**Assignment**
Print the records below word for word, beginning with the first line and ending once the line containing "Capacity: D1 = 24, D2 = 24, D3 = 14." is printed.

(Stored items)
►

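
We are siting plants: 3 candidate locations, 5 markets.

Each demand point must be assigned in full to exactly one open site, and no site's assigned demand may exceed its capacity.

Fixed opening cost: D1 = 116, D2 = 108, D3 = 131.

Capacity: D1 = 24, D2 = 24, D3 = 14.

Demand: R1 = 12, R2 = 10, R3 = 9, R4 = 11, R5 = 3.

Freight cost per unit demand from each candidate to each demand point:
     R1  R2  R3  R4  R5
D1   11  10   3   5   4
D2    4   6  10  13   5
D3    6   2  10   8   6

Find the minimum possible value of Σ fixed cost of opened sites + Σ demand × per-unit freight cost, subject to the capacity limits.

Open {D1, D2}; cheapest assignment that respects the capacities:
  D1 (cap 24, load 23): R3, R4, R5 — cost 9×3 + 11×5 + 3×4 = 94
  D2 (cap 24, load 22): R1, R2 — cost 12×4 + 10×6 = 108
  Shipping 202, fixed 224 → total 426.
  Any other capacity-feasible assignment to {D1, D2} ships for at least 202.
Compare {D1, D2, D3}: its best feasible assignment gives total 517.
Every other set of open sites that can feasibly serve all demand totals ≥ 517 even under its best assignment. Minimum: 426.

426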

◄

**Expected output**
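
We are siting plants: 3 candidate locations, 5 markets.

Each demand point must be assigned in full to exactly one open site, and no site's assigned demand may exceed its capacity.

Fixed opening cost: D1 = 116, D2 = 108, D3 = 131.

Capacity: D1 = 24, D2 = 24, D3 = 14.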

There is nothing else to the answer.